Every entry here needs to be repeated exactly.

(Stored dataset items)
▶

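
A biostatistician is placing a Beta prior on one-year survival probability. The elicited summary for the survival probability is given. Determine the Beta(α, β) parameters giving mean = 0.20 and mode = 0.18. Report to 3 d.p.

Let s = α+β. Mean gives α = μs = 0.20s; mode gives (α−1)/(s−2) = 0.18.
Substituting: 0.20s − 1 = 0.18(s−2) = 0.18s − 0.36, so 0.02s = 0.64 and s = 32.0000.
Then α = 0.20×32.0000 = 6.400 and β = s−α = 25.600.

α = 6.400, β = 25.600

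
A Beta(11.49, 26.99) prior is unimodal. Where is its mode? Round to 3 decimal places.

0.288

The density x^(α−1)(1−x)^(β−1) is maximised at (α−1)/(α+β−2) = 10.49/36.48 = 0.288.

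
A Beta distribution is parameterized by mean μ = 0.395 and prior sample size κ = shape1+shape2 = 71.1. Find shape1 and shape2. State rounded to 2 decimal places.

shape1 = 28.08, shape2 = 43.02

Split κ in proportion μ : (1−μ): shape1 = 0.395·71.1 = 28.08, shape2 = 71.1 − 28.08 = 43.02.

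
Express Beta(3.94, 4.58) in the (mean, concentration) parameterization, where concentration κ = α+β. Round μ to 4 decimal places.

μ = 0.4624, κ = 8.52

κ = α+β = 3.94+4.58 = 8.52; μ = α/κ = 3.94/8.52 = 0.4624.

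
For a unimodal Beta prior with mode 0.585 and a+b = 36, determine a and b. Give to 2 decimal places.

Mode = (a−1)/(κ−2) with κ = a+b, so a−1 = 0.585·34 = 19.89.
a = 20.89; b = κ − a = 15.11.

a = 20.89, b = 15.11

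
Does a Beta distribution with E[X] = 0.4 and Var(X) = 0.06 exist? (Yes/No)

Yes

A Beta with mean μ has variance μ(1−μ)/(α+β+1) < μ(1−μ).
Here μ(1−μ) = 0.4×0.6 = 0.24, and 0.06 < 0.24.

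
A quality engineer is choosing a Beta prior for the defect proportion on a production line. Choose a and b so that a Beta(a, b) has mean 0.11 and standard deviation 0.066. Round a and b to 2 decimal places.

a = 2.36, b = 19.11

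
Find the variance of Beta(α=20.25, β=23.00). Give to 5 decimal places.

Var = αβ/[(α+β)²(α+β+1)] = (20.25×23.00)/(43.25²×44.25) = 465.7500/82772.390625 = 0.00563.

0.00563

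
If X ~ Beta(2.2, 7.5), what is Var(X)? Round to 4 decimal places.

0.0164

Var = αβ/[(α+β)²(α+β+1)] = (2.2×7.5)/(9.7²×10.7) = 16.50/1006.763 = 0.0164.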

◀

• _YOUR SOLUTION_:
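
A biostatistician is placing a Beta prior on one-year survival probability. The elicited summary for the survival probability is given. Determine the Beta(α, β) parameters giving mean = 0.20 and mode = 0.18. Report to 3 d.p.

Let s = α+β. Mean gives α = μs = 0.20s; mode gives (α−1)/(s−2) = 0.18.
Substituting: 0.20s − 1 = 0.18(s−2) = 0.18s − 0.36, so 0.02s = 0.64 and s = 32.0000.
Then α = 0.20×32.0000 = 6.400 and β = s−α = 25.600.

α = 6.400, β = 25.600

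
A Beta(11.49, 26.99) prior is unimodal. Where is its mode? Round to 3 decimal places.

0.288

The density x^(α−1)(1−x)^(β−1) is maximised at (α−1)/(α+β−2) = 10.49/36.48 = 0.288.

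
A Beta distribution is parameterized by mean μ = 0.395 and prior sample size κ = shape1+shape2 = 71.1. Find shape1 and shape2. State rounded to 2 decimal places.

shape1 = 28.08, shape2 = 43.02

Split κ in proportion μ : (1−μ): shape1 = 0.395·71.1 = 28.08, shape2 = 71.1 − 28.08 = 43.02.

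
Express Beta(3.94, 4.58) in the (mean, concentration) parameterization, where concentration κ = α+β. Round μ to 4 decimal places.

μ = 0.4624, κ = 8.52

κ = α+β = 3.94+4.58 = 8.52; μ = α/κ = 3.94/8.52 = 0.4624.

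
For a unimodal Beta prior with mode 0.585 and a+b = 36, determine a and b. Give to 2 decimal places.

Mode = (a−1)/(κ−2) with κ = a+b, so a−1 = 0.585·34 = 19.89.
a = 20.89; b = κ − a = 15.11.

a = 20.89, b = 15.11

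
Does a Beta distribution with E[X] = 0.4 and Var(X) = 0.06 exist? (Yes/No)

Yes

A Beta with mean μ has variance μ(1−μ)/(α+β+1) < μ(1−μ).
Here μ(1−μ) = 0.4×0.6 = 0.24, and 0.06 < 0.24.

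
A quality engineer is choosing a Beta prior for the defect proportion on a production line. Choose a and b so that a Beta(a, b) has mean 0.11 and standard deviation 0.066. Round a and b to 2 decimal places.

a = 2.36, b = 19.11

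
Find the variance of Beta(α=20.25, β=23.00). Give to 5 decimal places.

Var = αβ/[(α+β)²(α+β+1)] = (20.25×23.00)/(43.25²×44.25) = 465.7500/82772.390625 = 0.00563.

0.00563

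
If X ~ Beta(2.2, 7.5), what is Var(X)? Round to 4 decimal places.

0.0164

Var = αβ/[(α+β)²(α+β+1)] = (2.2×7.5)/(9.7²×10.7) = 16.50/1006.763 = 0.0164.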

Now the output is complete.